Stored dataset items
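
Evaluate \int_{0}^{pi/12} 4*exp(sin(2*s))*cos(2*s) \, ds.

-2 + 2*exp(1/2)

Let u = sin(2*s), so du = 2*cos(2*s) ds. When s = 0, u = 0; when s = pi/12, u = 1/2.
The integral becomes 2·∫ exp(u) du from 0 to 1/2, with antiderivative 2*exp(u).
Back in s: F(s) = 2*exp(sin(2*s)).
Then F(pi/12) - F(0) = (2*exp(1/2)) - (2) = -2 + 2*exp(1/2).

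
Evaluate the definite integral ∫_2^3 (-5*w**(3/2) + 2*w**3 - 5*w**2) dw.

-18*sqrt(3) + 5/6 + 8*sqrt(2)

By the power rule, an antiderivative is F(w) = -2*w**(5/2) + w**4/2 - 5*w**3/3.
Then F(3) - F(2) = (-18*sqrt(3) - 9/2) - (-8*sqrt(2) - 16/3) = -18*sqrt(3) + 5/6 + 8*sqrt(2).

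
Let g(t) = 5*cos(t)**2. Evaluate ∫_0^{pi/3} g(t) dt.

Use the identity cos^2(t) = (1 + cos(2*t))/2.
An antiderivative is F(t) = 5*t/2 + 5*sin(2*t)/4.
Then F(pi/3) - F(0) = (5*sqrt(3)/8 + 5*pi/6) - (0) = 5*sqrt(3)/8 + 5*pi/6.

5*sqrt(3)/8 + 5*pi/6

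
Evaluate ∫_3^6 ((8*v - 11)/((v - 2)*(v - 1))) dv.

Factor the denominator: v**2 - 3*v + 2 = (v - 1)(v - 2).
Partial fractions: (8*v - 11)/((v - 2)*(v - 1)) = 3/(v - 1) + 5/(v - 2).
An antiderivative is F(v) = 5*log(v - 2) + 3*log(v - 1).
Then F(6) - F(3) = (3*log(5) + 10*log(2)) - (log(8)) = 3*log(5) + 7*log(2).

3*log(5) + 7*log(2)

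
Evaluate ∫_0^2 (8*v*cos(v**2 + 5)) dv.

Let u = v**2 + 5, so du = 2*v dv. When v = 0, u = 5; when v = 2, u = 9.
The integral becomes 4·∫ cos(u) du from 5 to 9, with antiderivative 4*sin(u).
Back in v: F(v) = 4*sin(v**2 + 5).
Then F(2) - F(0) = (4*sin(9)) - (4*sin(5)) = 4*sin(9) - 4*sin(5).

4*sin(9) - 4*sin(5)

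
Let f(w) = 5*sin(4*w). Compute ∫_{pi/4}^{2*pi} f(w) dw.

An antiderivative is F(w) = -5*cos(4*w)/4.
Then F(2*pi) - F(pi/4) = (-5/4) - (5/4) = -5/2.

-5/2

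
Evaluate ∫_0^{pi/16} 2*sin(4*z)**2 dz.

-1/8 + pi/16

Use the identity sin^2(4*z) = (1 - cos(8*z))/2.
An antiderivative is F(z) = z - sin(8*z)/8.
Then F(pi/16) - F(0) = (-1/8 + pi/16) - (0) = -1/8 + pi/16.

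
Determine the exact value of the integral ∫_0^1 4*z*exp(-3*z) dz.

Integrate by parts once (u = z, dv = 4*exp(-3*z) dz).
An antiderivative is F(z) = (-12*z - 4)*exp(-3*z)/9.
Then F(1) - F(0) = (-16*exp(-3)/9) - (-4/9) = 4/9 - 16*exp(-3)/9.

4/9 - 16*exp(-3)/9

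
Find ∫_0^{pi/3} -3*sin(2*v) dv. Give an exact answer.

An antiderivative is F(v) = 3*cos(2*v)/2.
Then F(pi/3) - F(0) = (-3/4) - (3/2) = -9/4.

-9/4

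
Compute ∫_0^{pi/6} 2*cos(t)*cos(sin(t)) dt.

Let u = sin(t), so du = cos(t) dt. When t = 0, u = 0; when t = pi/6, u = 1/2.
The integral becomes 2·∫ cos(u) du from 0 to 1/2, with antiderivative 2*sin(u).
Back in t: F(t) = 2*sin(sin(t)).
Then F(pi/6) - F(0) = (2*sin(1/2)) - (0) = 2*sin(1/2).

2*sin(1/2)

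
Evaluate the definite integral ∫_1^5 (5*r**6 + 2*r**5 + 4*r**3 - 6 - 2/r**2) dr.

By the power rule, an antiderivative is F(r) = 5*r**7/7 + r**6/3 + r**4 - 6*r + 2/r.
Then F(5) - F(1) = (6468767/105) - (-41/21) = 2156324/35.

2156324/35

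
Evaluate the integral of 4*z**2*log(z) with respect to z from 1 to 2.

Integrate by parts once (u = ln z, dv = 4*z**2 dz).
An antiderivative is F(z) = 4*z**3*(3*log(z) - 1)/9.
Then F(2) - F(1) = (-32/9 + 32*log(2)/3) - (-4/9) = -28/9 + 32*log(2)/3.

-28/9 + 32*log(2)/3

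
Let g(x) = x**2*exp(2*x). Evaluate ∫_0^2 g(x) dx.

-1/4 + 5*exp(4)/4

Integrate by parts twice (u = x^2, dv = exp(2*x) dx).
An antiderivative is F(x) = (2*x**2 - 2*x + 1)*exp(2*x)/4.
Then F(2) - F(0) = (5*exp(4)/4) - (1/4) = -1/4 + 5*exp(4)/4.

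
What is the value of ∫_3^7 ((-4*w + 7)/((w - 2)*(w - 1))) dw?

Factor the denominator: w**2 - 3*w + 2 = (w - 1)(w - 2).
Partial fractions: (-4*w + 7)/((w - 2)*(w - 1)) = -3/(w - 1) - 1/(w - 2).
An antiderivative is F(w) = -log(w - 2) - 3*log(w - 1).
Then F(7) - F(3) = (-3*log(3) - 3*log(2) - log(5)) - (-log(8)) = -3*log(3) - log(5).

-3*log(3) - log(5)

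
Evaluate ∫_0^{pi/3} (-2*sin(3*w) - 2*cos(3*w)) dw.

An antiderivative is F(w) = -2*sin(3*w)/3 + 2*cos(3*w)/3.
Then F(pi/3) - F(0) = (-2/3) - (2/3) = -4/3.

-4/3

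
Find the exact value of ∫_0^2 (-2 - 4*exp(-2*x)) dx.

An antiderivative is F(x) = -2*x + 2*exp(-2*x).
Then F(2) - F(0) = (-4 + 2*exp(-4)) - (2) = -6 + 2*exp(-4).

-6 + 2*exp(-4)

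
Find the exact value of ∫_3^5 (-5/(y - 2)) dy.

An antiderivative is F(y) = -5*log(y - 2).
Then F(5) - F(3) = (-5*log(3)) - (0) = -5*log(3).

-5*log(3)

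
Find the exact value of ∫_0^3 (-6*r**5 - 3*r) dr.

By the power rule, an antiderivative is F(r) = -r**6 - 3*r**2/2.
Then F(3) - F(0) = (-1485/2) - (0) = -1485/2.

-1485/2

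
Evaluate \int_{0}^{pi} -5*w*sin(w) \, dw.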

*Exercise requirements*:
Please write out each entry shown above exactly as given.

*Expected answer*:
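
Evaluate \int_{0}^{pi/12} 4*exp(sin(2*s))*cos(2*s) \, ds.

-2 + 2*exp(1/2)

Let u = sin(2*s), so du = 2*cos(2*s) ds. When s = 0, u = 0; when s = pi/12, u = 1/2.
The integral becomes 2·∫ exp(u) du from 0 to 1/2, with antiderivative 2*exp(u).
Back in s: F(s) = 2*exp(sin(2*s)).
Then F(pi/12) - F(0) = (2*exp(1/2)) - (2) = -2 + 2*exp(1/2).

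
Evaluate the definite integral ∫_2^3 (-5*w**(3/2) + 2*w**3 - 5*w**2) dw.

-18*sqrt(3) + 5/6 + 8*sqrt(2)

By the power rule, an antiderivative is F(w) = -2*w**(5/2) + w**4/2 - 5*w**3/3.
Then F(3) - F(2) = (-18*sqrt(3) - 9/2) - (-8*sqrt(2) - 16/3) = -18*sqrt(3) + 5/6 + 8*sqrt(2).

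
Let g(t) = 5*cos(t)**2. Evaluate ∫_0^{pi/3} g(t) dt.

Use the identity cos^2(t) = (1 + cos(2*t))/2.
An antiderivative is F(t) = 5*t/2 + 5*sin(2*t)/4.
Then F(pi/3) - F(0) = (5*sqrt(3)/8 + 5*pi/6) - (0) = 5*sqrt(3)/8 + 5*pi/6.

5*sqrt(3)/8 + 5*pi/6

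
Evaluate ∫_3^6 ((8*v - 11)/((v - 2)*(v - 1))) dv.

Factor the denominator: v**2 - 3*v + 2 = (v - 1)(v - 2).
Partial fractions: (8*v - 11)/((v - 2)*(v - 1)) = 3/(v - 1) + 5/(v - 2).
An antiderivative is F(v) = 5*log(v - 2) + 3*log(v - 1).
Then F(6) - F(3) = (3*log(5) + 10*log(2)) - (log(8)) = 3*log(5) + 7*log(2).

3*log(5) + 7*log(2)

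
Evaluate ∫_0^2 (8*v*cos(v**2 + 5)) dv.

Let u = v**2 + 5, so du = 2*v dv. When v = 0, u = 5; when v = 2, u = 9.
The integral becomes 4·∫ cos(u) du from 5 to 9, with antiderivative 4*sin(u).
Back in v: F(v) = 4*sin(v**2 + 5).
Then F(2) - F(0) = (4*sin(9)) - (4*sin(5)) = 4*sin(9) - 4*sin(5).

4*sin(9) - 4*sin(5)

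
Let f(w) = 5*sin(4*w). Compute ∫_{pi/4}^{2*pi} f(w) dw.

An antiderivative is F(w) = -5*cos(4*w)/4.
Then F(2*pi) - F(pi/4) = (-5/4) - (5/4) = -5/2.

-5/2

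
Evaluate ∫_0^{pi/16} 2*sin(4*z)**2 dz.

-1/8 + pi/16

Use the identity sin^2(4*z) = (1 - cos(8*z))/2.
An antiderivative is F(z) = z - sin(8*z)/8.
Then F(pi/16) - F(0) = (-1/8 + pi/16) - (0) = -1/8 + pi/16.

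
Determine the exact value of the integral ∫_0^1 4*z*exp(-3*z) dz.

Integrate by parts once (u = z, dv = 4*exp(-3*z) dz).
An antiderivative is F(z) = (-12*z - 4)*exp(-3*z)/9.
Then F(1) - F(0) = (-16*exp(-3)/9) - (-4/9) = 4/9 - 16*exp(-3)/9.

4/9 - 16*exp(-3)/9

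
Find ∫_0^{pi/3} -3*sin(2*v) dv. Give an exact answer.

An antiderivative is F(v) = 3*cos(2*v)/2.
Then F(pi/3) - F(0) = (-3/4) - (3/2) = -9/4.

-9/4

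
Compute ∫_0^{pi/6} 2*cos(t)*cos(sin(t)) dt.

Let u = sin(t), so du = cos(t) dt. When t = 0, u = 0; when t = pi/6, u = 1/2.
The integral becomes 2·∫ cos(u) du from 0 to 1/2, with antiderivative 2*sin(u).
Back in t: F(t) = 2*sin(sin(t)).
Then F(pi/6) - F(0) = (2*sin(1/2)) - (0) = 2*sin(1/2).

2*sin(1/2)

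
Evaluate the definite integral ∫_1^5 (5*r**6 + 2*r**5 + 4*r**3 - 6 - 2/r**2) dr.

By the power rule, an antiderivative is F(r) = 5*r**7/7 + r**6/3 + r**4 - 6*r + 2/r.
Then F(5) - F(1) = (6468767/105) - (-41/21) = 2156324/35.

2156324/35

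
Evaluate the integral of 4*z**2*log(z) with respect to z from 1 to 2.

Integrate by parts once (u = ln z, dv = 4*z**2 dz).
An antiderivative is F(z) = 4*z**3*(3*log(z) - 1)/9.
Then F(2) - F(1) = (-32/9 + 32*log(2)/3) - (-4/9) = -28/9 + 32*log(2)/3.

-28/9 + 32*log(2)/3

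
Let g(x) = x**2*exp(2*x). Evaluate ∫_0^2 g(x) dx.

-1/4 + 5*exp(4)/4

Integrate by parts twice (u = x^2, dv = exp(2*x) dx).
An antiderivative is F(x) = (2*x**2 - 2*x + 1)*exp(2*x)/4.
Then F(2) - F(0) = (5*exp(4)/4) - (1/4) = -1/4 + 5*exp(4)/4.

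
What is the value of ∫_3^7 ((-4*w + 7)/((w - 2)*(w - 1))) dw?

Factor the denominator: w**2 - 3*w + 2 = (w - 1)(w - 2).
Partial fractions: (-4*w + 7)/((w - 2)*(w - 1)) = -3/(w - 1) - 1/(w - 2).
An antiderivative is F(w) = -log(w - 2) - 3*log(w - 1).
Then F(7) - F(3) = (-3*log(3) - 3*log(2) - log(5)) - (-log(8)) = -3*log(3) - log(5).

-3*log(3) - log(5)

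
Evaluate ∫_0^{pi/3} (-2*sin(3*w) - 2*cos(3*w)) dw.

An antiderivative is F(w) = -2*sin(3*w)/3 + 2*cos(3*w)/3.
Then F(pi/3) - F(0) = (-2/3) - (2/3) = -4/3.

-4/3

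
Find the exact value of ∫_0^2 (-2 - 4*exp(-2*x)) dx.

An antiderivative is F(x) = -2*x + 2*exp(-2*x).
Then F(2) - F(0) = (-4 + 2*exp(-4)) - (2) = -6 + 2*exp(-4).

-6 + 2*exp(-4)

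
Find the exact value of ∫_3^5 (-5/(y - 2)) dy.

An antiderivative is F(y) = -5*log(y - 2).
Then F(5) - F(3) = (-5*log(3)) - (0) = -5*log(3).

-5*log(3)

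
Find the exact value of ∫_0^3 (-6*r**5 - 3*r) dr.

By the power rule, an antiderivative is F(r) = -r**6 - 3*r**2/2.
Then F(3) - F(0) = (-1485/2) - (0) = -1485/2.

-1485/2

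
Evaluate \int_{0}^{pi} -5*w*sin(w) \, dw.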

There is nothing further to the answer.